+++ Data listing +++

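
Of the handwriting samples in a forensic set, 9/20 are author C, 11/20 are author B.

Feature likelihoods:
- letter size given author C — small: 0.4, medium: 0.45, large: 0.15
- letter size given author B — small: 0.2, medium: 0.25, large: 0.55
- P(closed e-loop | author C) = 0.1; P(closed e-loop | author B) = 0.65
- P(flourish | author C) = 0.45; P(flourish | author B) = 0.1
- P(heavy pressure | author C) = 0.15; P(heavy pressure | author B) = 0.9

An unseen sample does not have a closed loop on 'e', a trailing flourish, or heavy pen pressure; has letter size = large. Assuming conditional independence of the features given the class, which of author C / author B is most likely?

author C: 0.45 × 0.15 × (1−0.1) × (1−0.45) × (1−0.15) = 0.028400625
author B: 0.55 × 0.55 × (1−0.65) × (1−0.1) × (1−0.9) = 0.00952875
Highest score → author C.

author C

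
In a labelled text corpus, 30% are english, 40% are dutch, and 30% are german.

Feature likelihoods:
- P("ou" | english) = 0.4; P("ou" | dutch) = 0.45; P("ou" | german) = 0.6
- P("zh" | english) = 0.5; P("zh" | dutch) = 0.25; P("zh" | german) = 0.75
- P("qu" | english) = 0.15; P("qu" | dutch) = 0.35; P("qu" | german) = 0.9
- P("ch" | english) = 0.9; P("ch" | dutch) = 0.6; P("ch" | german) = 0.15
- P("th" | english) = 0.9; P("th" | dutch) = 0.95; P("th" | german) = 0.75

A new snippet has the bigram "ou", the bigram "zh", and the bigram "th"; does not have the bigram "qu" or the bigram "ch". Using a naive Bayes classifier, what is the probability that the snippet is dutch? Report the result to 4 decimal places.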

+++

→ Task to carry out
Going from the line that has "german) = 0.15" through the last line of the entries, retype each line exactly as given and add nothing.

→ Response to the exercise
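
- P("ch" | english) = 0.9; P("ch" | dutch) = 0.6; P("ch" | german) = 0.15
- P("th" | english) = 0.9; P("th" | dutch) = 0.95; P("th" | german) = 0.75

A new snippet has the bigram "ou", the bigram "zh", and the bigram "th"; does not have the bigram "qu" or the bigram "ch". Using a naive Bayes classifier, what is the probability that the snippet is dutch? Report the result to 4 decimal places.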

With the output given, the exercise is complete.